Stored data
• • • • • • •

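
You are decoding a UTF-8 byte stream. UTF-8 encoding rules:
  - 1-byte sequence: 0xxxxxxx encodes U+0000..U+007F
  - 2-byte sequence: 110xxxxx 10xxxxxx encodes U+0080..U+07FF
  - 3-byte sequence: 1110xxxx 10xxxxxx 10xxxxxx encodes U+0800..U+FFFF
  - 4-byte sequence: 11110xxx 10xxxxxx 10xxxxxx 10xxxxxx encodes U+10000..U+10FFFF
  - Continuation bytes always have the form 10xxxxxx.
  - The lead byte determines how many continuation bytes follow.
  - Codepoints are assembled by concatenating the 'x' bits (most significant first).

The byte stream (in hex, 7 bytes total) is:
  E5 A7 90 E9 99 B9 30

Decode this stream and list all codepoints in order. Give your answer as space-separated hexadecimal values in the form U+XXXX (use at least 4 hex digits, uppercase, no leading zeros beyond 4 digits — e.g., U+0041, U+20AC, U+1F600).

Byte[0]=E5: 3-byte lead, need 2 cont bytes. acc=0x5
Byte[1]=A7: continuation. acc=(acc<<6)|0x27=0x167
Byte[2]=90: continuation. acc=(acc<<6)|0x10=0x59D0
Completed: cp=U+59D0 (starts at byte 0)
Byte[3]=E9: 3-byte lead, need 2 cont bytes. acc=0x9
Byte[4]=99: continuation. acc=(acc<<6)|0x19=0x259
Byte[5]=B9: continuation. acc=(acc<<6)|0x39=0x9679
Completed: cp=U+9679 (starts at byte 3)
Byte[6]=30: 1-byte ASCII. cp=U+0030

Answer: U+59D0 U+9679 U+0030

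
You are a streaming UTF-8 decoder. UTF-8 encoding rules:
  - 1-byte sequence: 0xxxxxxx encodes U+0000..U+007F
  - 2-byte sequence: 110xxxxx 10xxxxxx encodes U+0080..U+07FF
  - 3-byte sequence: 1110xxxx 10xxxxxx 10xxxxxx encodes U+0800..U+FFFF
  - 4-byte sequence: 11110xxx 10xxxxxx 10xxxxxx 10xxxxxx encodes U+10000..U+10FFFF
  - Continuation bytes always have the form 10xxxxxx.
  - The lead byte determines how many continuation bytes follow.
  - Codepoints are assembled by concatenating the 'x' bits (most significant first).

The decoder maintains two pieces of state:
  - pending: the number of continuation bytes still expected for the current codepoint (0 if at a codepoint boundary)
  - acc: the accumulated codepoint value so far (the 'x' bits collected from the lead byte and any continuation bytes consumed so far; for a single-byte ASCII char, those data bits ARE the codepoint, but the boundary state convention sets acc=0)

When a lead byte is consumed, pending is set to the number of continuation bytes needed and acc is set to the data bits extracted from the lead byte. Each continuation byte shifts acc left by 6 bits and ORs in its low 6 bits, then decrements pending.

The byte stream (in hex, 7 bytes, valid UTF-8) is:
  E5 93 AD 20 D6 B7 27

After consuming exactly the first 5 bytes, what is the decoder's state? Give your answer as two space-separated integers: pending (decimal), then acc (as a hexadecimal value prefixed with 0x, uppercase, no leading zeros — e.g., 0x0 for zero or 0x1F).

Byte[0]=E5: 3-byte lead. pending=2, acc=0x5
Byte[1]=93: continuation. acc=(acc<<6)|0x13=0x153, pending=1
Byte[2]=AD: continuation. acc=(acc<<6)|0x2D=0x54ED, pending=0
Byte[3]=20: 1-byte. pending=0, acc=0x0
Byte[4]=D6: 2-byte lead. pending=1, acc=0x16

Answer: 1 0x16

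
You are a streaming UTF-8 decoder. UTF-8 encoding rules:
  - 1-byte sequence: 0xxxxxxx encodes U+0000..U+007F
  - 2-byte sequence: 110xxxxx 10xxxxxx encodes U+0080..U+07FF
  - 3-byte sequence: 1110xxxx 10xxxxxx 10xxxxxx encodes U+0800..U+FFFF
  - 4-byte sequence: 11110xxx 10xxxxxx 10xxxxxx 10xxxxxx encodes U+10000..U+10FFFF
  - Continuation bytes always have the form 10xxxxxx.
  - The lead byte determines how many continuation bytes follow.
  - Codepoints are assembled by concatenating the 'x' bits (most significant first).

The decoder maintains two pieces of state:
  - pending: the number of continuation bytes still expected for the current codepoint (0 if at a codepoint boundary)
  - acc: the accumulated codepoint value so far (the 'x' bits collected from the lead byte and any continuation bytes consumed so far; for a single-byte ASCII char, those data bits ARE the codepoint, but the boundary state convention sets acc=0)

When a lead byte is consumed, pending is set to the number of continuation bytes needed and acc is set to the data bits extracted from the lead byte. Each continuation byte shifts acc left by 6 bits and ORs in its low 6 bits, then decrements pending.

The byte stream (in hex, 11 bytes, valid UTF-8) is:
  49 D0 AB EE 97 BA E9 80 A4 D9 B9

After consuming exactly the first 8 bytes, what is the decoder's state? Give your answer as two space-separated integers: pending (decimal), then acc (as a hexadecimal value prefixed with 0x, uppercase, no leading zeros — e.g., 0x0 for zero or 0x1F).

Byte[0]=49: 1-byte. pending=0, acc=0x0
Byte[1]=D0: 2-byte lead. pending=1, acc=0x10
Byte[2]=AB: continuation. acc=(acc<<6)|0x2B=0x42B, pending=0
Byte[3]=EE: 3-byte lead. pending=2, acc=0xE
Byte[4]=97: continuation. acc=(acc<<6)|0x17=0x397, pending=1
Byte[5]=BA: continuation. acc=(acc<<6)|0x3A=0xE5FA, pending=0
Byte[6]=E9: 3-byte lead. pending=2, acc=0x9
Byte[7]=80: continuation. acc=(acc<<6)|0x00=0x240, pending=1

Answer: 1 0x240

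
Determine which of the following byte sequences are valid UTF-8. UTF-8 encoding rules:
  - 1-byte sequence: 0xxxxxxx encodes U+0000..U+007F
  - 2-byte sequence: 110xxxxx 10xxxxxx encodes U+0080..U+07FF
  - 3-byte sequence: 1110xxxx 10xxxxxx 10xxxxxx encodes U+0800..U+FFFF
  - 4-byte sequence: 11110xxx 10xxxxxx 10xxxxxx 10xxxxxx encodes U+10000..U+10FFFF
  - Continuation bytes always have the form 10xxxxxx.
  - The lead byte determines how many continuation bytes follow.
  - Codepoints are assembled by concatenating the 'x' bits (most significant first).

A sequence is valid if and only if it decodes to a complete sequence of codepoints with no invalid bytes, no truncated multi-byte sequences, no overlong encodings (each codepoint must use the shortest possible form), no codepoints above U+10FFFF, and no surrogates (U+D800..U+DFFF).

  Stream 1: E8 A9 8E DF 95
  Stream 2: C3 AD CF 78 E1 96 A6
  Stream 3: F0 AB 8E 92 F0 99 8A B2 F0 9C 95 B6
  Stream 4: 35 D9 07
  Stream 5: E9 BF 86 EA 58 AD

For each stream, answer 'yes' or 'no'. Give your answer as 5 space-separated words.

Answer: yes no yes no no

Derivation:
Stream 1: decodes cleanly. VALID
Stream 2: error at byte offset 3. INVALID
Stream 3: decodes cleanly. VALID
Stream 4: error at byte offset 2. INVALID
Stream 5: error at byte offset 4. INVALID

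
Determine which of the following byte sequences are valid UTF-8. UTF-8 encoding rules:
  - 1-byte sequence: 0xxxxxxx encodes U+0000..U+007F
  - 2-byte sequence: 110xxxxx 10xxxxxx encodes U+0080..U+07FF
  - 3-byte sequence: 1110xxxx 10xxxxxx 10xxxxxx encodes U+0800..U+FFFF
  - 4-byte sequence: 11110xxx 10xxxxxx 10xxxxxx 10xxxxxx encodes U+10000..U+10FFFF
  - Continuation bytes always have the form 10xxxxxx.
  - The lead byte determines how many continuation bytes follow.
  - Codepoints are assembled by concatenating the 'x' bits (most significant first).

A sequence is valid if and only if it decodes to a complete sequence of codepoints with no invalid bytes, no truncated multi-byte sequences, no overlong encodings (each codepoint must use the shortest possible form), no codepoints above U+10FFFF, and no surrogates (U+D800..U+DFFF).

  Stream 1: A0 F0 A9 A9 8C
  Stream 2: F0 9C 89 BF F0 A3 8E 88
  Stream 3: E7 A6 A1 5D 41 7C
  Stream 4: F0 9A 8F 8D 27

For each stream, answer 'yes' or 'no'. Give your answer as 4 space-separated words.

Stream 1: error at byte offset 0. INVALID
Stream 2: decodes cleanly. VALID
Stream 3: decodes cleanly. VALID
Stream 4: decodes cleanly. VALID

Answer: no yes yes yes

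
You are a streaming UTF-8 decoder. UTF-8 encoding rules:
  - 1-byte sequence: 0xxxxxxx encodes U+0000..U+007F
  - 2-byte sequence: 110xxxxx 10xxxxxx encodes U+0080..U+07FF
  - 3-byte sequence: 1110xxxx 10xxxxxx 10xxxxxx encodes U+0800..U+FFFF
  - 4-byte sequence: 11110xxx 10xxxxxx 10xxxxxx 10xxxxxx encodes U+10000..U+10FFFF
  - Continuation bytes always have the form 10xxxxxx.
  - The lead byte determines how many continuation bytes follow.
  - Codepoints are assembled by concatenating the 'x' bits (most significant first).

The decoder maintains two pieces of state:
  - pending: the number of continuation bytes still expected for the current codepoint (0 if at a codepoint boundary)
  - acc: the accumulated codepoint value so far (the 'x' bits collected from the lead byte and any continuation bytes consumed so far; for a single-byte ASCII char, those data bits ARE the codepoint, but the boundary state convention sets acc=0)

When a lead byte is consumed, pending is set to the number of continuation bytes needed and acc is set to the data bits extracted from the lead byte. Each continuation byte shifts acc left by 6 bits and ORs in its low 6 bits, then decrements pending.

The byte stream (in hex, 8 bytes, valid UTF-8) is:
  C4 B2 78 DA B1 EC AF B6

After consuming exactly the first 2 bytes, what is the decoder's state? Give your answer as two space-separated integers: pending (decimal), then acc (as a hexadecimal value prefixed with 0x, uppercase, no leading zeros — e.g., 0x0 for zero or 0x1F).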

• • • • • • •

EXERCISE OBJECTIVE »
Please output the exact lines of the records above, beginning with the first and stopping after the line that holds "E5 A7 90 E9 99 B9 30", and nothing else.

SOLUTION TO THIS PROBLEM »
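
You are decoding a UTF-8 byte stream. UTF-8 encoding rules:
  - 1-byte sequence: 0xxxxxxx encodes U+0000..U+007F
  - 2-byte sequence: 110xxxxx 10xxxxxx encodes U+0080..U+07FF
  - 3-byte sequence: 1110xxxx 10xxxxxx 10xxxxxx encodes U+0800..U+FFFF
  - 4-byte sequence: 11110xxx 10xxxxxx 10xxxxxx 10xxxxxx encodes U+10000..U+10FFFF
  - Continuation bytes always have the form 10xxxxxx.
  - The lead byte determines how many continuation bytes follow.
  - Codepoints are assembled by concatenating the 'x' bits (most significant first).

The byte stream (in hex, 7 bytes total) is:
  E5 A7 90 E9 99 B9 30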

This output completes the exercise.